=== DATASET RECORDS ===

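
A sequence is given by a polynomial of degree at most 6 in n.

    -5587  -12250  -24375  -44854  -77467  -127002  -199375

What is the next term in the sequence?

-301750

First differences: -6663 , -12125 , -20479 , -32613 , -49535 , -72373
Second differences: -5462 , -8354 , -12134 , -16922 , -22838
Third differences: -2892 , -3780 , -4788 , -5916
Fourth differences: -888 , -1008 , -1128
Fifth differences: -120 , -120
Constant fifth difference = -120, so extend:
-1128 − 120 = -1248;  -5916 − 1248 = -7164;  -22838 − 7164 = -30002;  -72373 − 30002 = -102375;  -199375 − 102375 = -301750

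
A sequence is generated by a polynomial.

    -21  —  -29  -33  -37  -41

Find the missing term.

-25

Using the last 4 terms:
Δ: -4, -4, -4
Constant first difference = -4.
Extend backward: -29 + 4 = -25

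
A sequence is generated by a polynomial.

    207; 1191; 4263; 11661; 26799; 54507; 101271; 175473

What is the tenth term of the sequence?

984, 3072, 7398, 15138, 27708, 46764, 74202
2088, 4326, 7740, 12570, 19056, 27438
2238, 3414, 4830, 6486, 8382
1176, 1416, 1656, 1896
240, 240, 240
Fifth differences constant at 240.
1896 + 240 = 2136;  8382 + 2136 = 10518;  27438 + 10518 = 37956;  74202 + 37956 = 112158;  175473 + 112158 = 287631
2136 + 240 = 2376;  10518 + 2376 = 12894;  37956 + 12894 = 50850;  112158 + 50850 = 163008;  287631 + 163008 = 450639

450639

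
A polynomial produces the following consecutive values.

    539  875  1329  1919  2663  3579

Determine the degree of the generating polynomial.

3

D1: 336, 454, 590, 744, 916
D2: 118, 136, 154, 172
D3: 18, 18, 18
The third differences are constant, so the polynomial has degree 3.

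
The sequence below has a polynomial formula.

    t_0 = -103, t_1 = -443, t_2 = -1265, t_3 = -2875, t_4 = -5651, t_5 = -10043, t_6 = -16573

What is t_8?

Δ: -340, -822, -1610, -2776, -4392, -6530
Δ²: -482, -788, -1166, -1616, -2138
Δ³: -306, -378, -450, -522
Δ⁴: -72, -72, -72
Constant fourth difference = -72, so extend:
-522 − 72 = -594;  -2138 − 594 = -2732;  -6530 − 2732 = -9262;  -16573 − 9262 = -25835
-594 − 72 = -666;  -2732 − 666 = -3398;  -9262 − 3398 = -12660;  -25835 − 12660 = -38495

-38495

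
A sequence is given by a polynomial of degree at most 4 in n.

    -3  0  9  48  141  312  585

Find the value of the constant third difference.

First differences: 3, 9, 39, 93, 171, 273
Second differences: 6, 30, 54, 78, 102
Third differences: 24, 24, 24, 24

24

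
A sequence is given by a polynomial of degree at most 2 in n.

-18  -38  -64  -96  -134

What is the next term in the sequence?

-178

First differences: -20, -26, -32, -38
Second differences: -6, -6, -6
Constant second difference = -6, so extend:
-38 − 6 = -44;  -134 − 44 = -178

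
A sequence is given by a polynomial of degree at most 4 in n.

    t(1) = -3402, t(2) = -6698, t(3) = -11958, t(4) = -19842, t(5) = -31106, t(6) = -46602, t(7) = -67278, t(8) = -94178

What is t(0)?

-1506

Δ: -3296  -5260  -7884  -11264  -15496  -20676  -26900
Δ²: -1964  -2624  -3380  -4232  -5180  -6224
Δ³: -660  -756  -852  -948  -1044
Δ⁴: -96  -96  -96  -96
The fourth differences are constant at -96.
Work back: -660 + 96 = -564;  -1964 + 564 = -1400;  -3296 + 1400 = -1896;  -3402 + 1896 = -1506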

===
=== DATASET RECORDS ===

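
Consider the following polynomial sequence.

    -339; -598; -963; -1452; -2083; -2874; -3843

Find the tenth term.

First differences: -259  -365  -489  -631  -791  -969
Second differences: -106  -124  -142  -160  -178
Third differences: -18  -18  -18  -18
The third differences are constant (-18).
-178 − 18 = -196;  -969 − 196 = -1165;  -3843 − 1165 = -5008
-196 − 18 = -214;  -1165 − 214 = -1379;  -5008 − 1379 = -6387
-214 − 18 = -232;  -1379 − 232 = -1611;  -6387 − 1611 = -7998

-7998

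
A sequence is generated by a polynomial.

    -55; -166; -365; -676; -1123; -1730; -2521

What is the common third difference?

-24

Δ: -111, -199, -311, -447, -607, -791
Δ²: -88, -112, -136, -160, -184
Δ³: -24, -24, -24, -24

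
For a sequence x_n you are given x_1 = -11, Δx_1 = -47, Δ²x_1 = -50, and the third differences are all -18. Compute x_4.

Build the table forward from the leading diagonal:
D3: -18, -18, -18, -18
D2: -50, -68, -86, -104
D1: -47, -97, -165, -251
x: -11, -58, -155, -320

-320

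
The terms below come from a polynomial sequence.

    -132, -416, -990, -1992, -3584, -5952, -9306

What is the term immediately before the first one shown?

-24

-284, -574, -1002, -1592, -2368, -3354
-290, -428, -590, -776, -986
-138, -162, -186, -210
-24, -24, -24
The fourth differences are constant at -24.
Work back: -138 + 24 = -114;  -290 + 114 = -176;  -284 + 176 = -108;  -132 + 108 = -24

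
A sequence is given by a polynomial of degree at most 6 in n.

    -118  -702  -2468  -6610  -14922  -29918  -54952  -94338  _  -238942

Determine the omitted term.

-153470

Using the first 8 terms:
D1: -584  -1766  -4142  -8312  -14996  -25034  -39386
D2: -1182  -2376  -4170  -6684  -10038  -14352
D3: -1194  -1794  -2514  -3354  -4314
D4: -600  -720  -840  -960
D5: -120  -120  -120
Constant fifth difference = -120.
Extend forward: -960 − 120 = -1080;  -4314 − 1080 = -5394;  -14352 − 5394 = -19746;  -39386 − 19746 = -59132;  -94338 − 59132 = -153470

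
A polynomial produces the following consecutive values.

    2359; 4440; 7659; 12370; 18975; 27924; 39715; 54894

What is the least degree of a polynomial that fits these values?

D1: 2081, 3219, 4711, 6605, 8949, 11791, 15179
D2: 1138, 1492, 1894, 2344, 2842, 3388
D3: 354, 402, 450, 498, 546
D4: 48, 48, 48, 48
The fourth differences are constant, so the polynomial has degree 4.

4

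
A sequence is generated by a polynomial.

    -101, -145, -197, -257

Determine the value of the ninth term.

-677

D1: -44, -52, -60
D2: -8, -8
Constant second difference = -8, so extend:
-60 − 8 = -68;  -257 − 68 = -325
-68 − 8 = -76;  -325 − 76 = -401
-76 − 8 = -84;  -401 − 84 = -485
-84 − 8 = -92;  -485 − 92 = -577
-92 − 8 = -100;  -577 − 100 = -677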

===
=== DATASET RECORDS ===

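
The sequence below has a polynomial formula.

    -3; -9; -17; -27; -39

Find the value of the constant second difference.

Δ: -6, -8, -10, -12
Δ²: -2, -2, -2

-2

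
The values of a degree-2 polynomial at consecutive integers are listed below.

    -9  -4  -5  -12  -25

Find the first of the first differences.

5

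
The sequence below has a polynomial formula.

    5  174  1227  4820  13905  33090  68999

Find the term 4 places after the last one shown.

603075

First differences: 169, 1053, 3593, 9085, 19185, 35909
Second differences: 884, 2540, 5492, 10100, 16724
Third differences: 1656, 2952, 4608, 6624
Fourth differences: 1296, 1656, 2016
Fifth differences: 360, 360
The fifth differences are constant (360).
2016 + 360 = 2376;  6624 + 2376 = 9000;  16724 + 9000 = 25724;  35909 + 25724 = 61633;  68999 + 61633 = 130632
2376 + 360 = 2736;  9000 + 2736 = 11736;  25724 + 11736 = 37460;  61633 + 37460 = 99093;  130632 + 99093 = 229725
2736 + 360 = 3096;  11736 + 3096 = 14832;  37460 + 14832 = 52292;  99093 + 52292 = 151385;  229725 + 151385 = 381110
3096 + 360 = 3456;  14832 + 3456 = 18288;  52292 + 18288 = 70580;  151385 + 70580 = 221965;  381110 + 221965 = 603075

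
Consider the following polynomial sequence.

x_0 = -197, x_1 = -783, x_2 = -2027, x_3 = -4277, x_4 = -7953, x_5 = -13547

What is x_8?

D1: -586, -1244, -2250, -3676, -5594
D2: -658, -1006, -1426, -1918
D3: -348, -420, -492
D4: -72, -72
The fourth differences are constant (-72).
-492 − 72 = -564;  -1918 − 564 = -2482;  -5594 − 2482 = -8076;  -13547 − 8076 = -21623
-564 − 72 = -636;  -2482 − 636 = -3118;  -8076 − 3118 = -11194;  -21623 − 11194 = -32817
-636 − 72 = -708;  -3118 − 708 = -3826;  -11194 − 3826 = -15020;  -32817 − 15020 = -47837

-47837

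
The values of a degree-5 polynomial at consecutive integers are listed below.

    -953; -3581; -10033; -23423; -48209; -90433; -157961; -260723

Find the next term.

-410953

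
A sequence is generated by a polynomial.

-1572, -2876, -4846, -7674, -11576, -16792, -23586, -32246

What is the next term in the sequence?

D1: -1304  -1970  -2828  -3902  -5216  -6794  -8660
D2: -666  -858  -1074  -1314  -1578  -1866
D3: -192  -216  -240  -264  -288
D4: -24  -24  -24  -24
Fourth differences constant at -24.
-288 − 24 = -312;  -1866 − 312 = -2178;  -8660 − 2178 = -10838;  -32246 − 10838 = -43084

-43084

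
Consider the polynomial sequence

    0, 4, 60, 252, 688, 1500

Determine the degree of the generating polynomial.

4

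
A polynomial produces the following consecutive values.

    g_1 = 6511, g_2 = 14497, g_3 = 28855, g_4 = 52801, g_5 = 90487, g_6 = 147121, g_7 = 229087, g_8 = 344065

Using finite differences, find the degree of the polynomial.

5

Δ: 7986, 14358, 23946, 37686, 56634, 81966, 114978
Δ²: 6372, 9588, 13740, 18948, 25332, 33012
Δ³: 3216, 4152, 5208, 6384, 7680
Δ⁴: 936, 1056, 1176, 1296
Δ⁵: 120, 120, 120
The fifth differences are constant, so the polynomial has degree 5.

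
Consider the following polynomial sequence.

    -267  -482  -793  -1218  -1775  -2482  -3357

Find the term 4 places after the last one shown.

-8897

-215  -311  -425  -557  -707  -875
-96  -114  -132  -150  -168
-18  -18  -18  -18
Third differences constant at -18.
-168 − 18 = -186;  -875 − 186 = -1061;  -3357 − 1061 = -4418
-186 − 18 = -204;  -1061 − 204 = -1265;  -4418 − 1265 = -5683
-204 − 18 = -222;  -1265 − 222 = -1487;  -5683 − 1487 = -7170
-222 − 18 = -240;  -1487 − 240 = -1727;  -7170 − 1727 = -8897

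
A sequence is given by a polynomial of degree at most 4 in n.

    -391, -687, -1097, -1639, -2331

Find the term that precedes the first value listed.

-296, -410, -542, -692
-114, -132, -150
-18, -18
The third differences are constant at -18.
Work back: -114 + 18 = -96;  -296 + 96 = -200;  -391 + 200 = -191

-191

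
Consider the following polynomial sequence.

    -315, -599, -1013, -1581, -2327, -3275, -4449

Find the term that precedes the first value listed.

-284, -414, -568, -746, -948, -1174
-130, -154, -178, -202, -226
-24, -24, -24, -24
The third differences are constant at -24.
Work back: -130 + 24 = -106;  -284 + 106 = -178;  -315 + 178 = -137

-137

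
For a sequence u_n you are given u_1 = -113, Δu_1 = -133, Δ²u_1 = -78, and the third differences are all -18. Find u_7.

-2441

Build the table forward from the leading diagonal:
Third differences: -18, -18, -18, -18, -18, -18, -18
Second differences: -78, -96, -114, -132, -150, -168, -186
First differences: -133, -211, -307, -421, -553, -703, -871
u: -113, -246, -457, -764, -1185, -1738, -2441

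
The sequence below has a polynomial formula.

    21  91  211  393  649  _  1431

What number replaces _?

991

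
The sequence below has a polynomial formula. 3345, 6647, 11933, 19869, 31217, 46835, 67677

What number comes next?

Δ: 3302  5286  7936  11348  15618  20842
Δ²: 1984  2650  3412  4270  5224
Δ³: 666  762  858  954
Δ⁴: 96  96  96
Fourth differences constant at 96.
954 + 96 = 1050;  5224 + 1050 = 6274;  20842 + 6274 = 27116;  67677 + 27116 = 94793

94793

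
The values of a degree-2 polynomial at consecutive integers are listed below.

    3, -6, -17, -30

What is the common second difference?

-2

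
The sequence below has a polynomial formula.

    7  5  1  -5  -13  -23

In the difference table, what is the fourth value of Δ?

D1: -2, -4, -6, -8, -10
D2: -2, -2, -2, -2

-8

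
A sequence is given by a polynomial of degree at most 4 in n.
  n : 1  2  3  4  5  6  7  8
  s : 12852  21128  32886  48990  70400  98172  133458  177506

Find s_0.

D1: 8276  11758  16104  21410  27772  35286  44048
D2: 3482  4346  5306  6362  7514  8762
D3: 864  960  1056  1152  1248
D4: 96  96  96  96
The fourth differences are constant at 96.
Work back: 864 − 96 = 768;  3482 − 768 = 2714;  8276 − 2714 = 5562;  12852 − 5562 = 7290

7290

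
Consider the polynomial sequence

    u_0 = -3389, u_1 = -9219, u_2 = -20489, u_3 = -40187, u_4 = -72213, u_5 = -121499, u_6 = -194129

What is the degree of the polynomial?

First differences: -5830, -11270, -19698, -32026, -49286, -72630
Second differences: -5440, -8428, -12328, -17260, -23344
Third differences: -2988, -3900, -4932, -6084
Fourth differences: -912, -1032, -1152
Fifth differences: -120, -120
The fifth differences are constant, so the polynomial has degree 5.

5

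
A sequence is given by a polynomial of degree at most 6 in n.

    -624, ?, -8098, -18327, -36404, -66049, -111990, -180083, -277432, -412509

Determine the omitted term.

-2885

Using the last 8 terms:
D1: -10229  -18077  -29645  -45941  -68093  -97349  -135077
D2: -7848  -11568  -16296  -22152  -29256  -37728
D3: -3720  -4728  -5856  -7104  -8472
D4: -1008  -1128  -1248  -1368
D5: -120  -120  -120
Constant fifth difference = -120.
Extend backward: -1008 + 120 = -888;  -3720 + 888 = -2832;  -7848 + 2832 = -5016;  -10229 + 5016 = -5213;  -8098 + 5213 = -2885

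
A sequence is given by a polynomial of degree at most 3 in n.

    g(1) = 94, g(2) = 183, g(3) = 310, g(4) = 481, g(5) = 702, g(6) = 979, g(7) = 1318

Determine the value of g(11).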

===

YOUR GOAL:
Write down exactly the span of lines above from the one containing "What is the degree of the polynomial?" to the one containing "Determine the value of g(11).", both ends included.

ANSWER TO THE PROBLEM:
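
What is the degree of the polynomial?

First differences: -5830, -11270, -19698, -32026, -49286, -72630
Second differences: -5440, -8428, -12328, -17260, -23344
Third differences: -2988, -3900, -4932, -6084
Fourth differences: -912, -1032, -1152
Fifth differences: -120, -120
The fifth differences are constant, so the polynomial has degree 5.

5

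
A sequence is given by a polynomial of degree at most 6 in n.

    -624, ?, -8098, -18327, -36404, -66049, -111990, -180083, -277432, -412509

Determine the omitted term.

-2885

Using the last 8 terms:
D1: -10229  -18077  -29645  -45941  -68093  -97349  -135077
D2: -7848  -11568  -16296  -22152  -29256  -37728
D3: -3720  -4728  -5856  -7104  -8472
D4: -1008  -1128  -1248  -1368
D5: -120  -120  -120
Constant fifth difference = -120.
Extend backward: -1008 + 120 = -888;  -3720 + 888 = -2832;  -7848 + 2832 = -5016;  -10229 + 5016 = -5213;  -8098 + 5213 = -2885

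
A sequence is given by a polynomial of degree at most 3 in n.

    g(1) = 94, g(2) = 183, g(3) = 310, g(4) = 481, g(5) = 702, g(6) = 979, g(7) = 1318

Determine the value of g(11).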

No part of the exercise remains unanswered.